Once you have read the records below, write them all out exactly as given.

[[ EXTRACTED DATA open ]]

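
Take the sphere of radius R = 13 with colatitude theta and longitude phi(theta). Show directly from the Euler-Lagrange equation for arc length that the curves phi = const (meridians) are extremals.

On the sphere of radius R = 13 with spherical coordinates (θ, φ), the induced metric is
    ds^2 = 169(dθ^2 + sin^2(θ) dφ^2).
Using θ as the parameter, the arc-length functional becomes
    J[φ] = ∫ 13 sqrt(1 + sin^2(θ) (dφ/dθ)^2) dθ.
So L = 13 sqrt(1 + sin^2(θ) φ'^2). Compute
    ∂L/∂φ = 0  (L has no explicit φ dependence),
    ∂L/∂φ' = 13 sin^2(θ) φ' / sqrt(1 + sin^2(θ) φ'^2).
For the candidate φ(θ) = c (constant), φ' = 0, so ∂L/∂φ' evaluated along the candidate vanishes, and ∂L/∂φ is identically zero. Hence
    d/dθ(∂L/∂φ') − ∂L/∂φ = 0
is satisfied. Therefore meridians φ = const are extremals of arc length — they are geodesics on the sphere.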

[[ EXTRACTED DATA closed ]]

WRITTEN RESPONSE:
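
Take the sphere of radius R = 13 with colatitude theta and longitude phi(theta). Show directly from the Euler-Lagrange equation for arc length that the curves phi = const (meridians) are extremals.

On the sphere of radius R = 13 with spherical coordinates (θ, φ), the induced metric is
    ds^2 = 169(dθ^2 + sin^2(θ) dφ^2).
Using θ as the parameter, the arc-length functional becomes
    J[φ] = ∫ 13 sqrt(1 + sin^2(θ) (dφ/dθ)^2) dθ.
So L = 13 sqrt(1 + sin^2(θ) φ'^2). Compute
    ∂L/∂φ = 0  (L has no explicit φ dependence),
    ∂L/∂φ' = 13 sin^2(θ) φ' / sqrt(1 + sin^2(θ) φ'^2).
For the candidate φ(θ) = c (constant), φ' = 0, so ∂L/∂φ' evaluated along the candidate vanishes, and ∂L/∂φ is identically zero. Hence
    d/dθ(∂L/∂φ') − ∂L/∂φ = 0
is satisfied. Therefore meridians φ = const are extremals of arc length — they are geodesics on the sphere.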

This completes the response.